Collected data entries

↓

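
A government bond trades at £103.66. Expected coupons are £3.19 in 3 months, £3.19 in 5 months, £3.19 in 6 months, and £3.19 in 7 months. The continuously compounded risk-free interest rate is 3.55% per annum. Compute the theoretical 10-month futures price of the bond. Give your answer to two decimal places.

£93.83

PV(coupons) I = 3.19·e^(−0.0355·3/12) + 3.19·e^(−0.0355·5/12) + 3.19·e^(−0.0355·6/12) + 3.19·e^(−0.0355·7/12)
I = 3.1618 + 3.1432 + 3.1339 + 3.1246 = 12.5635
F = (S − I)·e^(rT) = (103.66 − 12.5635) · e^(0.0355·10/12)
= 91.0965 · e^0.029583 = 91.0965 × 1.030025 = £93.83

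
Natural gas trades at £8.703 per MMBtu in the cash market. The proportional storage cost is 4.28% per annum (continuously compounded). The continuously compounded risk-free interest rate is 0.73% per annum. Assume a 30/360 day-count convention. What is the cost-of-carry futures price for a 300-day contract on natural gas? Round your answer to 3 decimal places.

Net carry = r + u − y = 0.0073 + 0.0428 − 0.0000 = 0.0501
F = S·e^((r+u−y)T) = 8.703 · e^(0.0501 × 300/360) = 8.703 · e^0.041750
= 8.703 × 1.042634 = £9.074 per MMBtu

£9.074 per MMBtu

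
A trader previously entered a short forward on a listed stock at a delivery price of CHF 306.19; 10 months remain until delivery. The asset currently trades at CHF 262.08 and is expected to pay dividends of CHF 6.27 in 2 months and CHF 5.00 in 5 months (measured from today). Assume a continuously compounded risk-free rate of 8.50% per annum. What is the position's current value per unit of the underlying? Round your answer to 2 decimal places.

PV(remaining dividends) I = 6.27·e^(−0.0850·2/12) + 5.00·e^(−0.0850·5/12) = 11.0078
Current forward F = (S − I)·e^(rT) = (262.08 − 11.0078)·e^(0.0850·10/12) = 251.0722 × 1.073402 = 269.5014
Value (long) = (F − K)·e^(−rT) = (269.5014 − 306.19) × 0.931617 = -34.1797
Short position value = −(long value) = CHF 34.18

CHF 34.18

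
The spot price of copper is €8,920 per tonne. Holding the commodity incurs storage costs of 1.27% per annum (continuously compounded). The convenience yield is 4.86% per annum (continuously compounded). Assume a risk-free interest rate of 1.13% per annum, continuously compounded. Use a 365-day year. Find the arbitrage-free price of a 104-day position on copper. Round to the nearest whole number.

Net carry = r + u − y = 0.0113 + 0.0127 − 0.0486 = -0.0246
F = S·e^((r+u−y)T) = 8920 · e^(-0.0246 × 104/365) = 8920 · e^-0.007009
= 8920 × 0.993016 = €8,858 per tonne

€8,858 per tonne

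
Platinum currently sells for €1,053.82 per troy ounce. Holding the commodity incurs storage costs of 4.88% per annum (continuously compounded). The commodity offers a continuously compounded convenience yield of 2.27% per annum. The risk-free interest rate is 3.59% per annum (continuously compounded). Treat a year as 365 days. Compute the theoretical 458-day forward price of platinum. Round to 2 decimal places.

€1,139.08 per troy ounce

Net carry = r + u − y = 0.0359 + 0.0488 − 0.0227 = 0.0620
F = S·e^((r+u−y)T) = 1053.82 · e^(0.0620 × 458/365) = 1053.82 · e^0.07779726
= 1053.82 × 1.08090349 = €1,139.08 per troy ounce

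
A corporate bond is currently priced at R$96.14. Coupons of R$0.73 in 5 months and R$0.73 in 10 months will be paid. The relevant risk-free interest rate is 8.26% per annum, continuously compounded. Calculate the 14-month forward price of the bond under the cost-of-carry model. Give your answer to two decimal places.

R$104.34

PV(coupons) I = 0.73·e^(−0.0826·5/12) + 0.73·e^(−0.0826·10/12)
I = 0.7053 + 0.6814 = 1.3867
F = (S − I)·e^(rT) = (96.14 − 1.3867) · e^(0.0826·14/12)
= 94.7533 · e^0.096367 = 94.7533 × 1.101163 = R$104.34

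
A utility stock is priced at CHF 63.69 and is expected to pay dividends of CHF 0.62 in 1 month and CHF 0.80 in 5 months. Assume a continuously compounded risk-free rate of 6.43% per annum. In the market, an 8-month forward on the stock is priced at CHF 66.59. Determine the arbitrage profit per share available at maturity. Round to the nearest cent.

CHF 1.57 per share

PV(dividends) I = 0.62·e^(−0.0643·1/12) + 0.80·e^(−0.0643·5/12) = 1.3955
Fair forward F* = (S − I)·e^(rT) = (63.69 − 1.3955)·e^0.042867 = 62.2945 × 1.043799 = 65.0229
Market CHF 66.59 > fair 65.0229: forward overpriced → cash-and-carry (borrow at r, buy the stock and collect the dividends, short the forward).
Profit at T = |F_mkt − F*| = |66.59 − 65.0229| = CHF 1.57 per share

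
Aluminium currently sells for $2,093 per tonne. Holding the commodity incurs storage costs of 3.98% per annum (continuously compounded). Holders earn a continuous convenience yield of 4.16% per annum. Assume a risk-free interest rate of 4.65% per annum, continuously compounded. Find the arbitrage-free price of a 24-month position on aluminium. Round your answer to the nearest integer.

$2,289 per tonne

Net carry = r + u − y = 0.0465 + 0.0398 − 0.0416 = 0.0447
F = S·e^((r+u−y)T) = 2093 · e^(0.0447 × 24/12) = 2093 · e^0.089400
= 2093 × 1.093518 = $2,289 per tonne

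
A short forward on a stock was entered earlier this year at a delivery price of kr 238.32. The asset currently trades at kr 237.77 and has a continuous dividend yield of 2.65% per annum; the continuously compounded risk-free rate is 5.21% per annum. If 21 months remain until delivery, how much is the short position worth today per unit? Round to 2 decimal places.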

↑

■ **ABOUT THIS TASK**: Write every record out again exactly.

■ **TASK OUTPUT**:
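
A government bond trades at £103.66. Expected coupons are £3.19 in 3 months, £3.19 in 5 months, £3.19 in 6 months, and £3.19 in 7 months. The continuously compounded risk-free interest rate is 3.55% per annum. Compute the theoretical 10-month futures price of the bond. Give your answer to two decimal places.

£93.83

PV(coupons) I = 3.19·e^(−0.0355·3/12) + 3.19·e^(−0.0355·5/12) + 3.19·e^(−0.0355·6/12) + 3.19·e^(−0.0355·7/12)
I = 3.1618 + 3.1432 + 3.1339 + 3.1246 = 12.5635
F = (S − I)·e^(rT) = (103.66 − 12.5635) · e^(0.0355·10/12)
= 91.0965 · e^0.029583 = 91.0965 × 1.030025 = £93.83

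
Natural gas trades at £8.703 per MMBtu in the cash market. The proportional storage cost is 4.28% per annum (continuously compounded). The continuously compounded risk-free interest rate is 0.73% per annum. Assume a 30/360 day-count convention. What is the cost-of-carry futures price for a 300-day contract on natural gas? Round your answer to 3 decimal places.

Net carry = r + u − y = 0.0073 + 0.0428 − 0.0000 = 0.0501
F = S·e^((r+u−y)T) = 8.703 · e^(0.0501 × 300/360) = 8.703 · e^0.041750
= 8.703 × 1.042634 = £9.074 per MMBtu

£9.074 per MMBtu

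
A trader previously entered a short forward on a listed stock at a delivery price of CHF 306.19; 10 months remain until delivery. The asset currently trades at CHF 262.08 and is expected to pay dividends of CHF 6.27 in 2 months and CHF 5.00 in 5 months (measured from today). Assume a continuously compounded risk-free rate of 8.50% per annum. What is the position's current value per unit of the underlying? Round your answer to 2 decimal places.

PV(remaining dividends) I = 6.27·e^(−0.0850·2/12) + 5.00·e^(−0.0850·5/12) = 11.0078
Current forward F = (S − I)·e^(rT) = (262.08 − 11.0078)·e^(0.0850·10/12) = 251.0722 × 1.073402 = 269.5014
Value (long) = (F − K)·e^(−rT) = (269.5014 − 306.19) × 0.931617 = -34.1797
Short position value = −(long value) = CHF 34.18

CHF 34.18

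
The spot price of copper is €8,920 per tonne. Holding the commodity incurs storage costs of 1.27% per annum (continuously compounded). The convenience yield is 4.86% per annum (continuously compounded). Assume a risk-free interest rate of 1.13% per annum, continuously compounded. Use a 365-day year. Find the arbitrage-free price of a 104-day position on copper. Round to the nearest whole number.

Net carry = r + u − y = 0.0113 + 0.0127 − 0.0486 = -0.0246
F = S·e^((r+u−y)T) = 8920 · e^(-0.0246 × 104/365) = 8920 · e^-0.007009
= 8920 × 0.993016 = €8,858 per tonne

€8,858 per tonne

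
Platinum currently sells for €1,053.82 per troy ounce. Holding the commodity incurs storage costs of 4.88% per annum (continuously compounded). The commodity offers a continuously compounded convenience yield of 2.27% per annum. The risk-free interest rate is 3.59% per annum (continuously compounded). Treat a year as 365 days. Compute the theoretical 458-day forward price of platinum. Round to 2 decimal places.

€1,139.08 per troy ounce

Net carry = r + u − y = 0.0359 + 0.0488 − 0.0227 = 0.0620
F = S·e^((r+u−y)T) = 1053.82 · e^(0.0620 × 458/365) = 1053.82 · e^0.07779726
= 1053.82 × 1.08090349 = €1,139.08 per troy ounce

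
A corporate bond is currently priced at R$96.14. Coupons of R$0.73 in 5 months and R$0.73 in 10 months will be paid. The relevant risk-free interest rate is 8.26% per annum, continuously compounded. Calculate the 14-month forward price of the bond under the cost-of-carry model. Give your answer to two decimal places.

R$104.34

PV(coupons) I = 0.73·e^(−0.0826·5/12) + 0.73·e^(−0.0826·10/12)
I = 0.7053 + 0.6814 = 1.3867
F = (S − I)·e^(rT) = (96.14 − 1.3867) · e^(0.0826·14/12)
= 94.7533 · e^0.096367 = 94.7533 × 1.101163 = R$104.34

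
A utility stock is priced at CHF 63.69 and is expected to pay dividends of CHF 0.62 in 1 month and CHF 0.80 in 5 months. Assume a continuously compounded risk-free rate of 6.43% per annum. In the market, an 8-month forward on the stock is priced at CHF 66.59. Determine the arbitrage profit per share available at maturity. Round to the nearest cent.

CHF 1.57 per share

PV(dividends) I = 0.62·e^(−0.0643·1/12) + 0.80·e^(−0.0643·5/12) = 1.3955
Fair forward F* = (S − I)·e^(rT) = (63.69 − 1.3955)·e^0.042867 = 62.2945 × 1.043799 = 65.0229
Market CHF 66.59 > fair 65.0229: forward overpriced → cash-and-carry (borrow at r, buy the stock and collect the dividends, short the forward).
Profit at T = |F_mkt − F*| = |66.59 − 65.0229| = CHF 1.57 per share

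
Aluminium currently sells for $2,093 per tonne. Holding the commodity incurs storage costs of 3.98% per annum (continuously compounded). Holders earn a continuous convenience yield of 4.16% per annum. Assume a risk-free interest rate of 4.65% per annum, continuously compounded. Find the arbitrage-free price of a 24-month position on aluminium. Round your answer to the nearest integer.

$2,289 per tonne

Net carry = r + u − y = 0.0465 + 0.0398 − 0.0416 = 0.0447
F = S·e^((r+u−y)T) = 2093 · e^(0.0447 × 24/12) = 2093 · e^0.089400
= 2093 × 1.093518 = $2,289 per tonne

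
A short forward on a stock was entered earlier this year at a delivery price of kr 238.32. The asset currently trades at kr 237.77 and has a continuous dividend yield of 2.65% per annum; the continuously compounded risk-free rate is 5.21% per annum. If 21 months remain until delivery, how much is the short position worth today per unit? Round to 2 decimal places.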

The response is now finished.